WORK INSTRUCTION> Word for word, repeat each line of the listing below.

DATASET RECORDS>
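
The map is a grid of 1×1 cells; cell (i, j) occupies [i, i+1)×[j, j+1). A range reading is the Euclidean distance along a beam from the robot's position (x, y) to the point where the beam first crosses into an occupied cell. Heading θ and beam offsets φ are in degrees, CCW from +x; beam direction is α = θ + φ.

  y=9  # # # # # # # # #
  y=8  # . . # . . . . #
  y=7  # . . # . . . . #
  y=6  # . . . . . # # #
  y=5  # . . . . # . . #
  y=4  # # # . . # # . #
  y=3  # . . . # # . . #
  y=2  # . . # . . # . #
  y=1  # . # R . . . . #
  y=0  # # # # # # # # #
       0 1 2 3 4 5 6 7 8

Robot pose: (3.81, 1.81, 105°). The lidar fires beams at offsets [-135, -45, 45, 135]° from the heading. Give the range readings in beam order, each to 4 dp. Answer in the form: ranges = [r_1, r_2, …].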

EXERCISE RESPONSE>
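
The map is a grid of 1×1 cells; cell (i, j) occupies [i, i+1)×[j, j+1). A range reading is the Euclidean distance along a beam from the robot's position (x, y) to the point where the beam first crosses into an occupied cell. Heading θ and beam offsets φ are in degrees, CCW from +x; beam direction is α = θ + φ.

  y=9  # # # # # # # # #
  y=8  # . . # . . . . #
  y=7  # . . # . . . . #
  y=6  # . . . . . # # #
  y=5  # . . . . # . . #
  y=4  # # # . . # # . #
  y=3  # . . . # # . . #
  y=2  # . . # . . # . #
  y=1  # . # R . . . . #
  y=0  # # # # # # # # #
       0 1 2 3 4 5 6 7 8

Robot pose: (3.81, 1.81, 105°). The lidar fires beams at offsets [-135, -45, 45, 135]° from the heading. Give the range readings in beam order, each to 4 dp. Answer in the form: ranges = [r_1, r_2, …].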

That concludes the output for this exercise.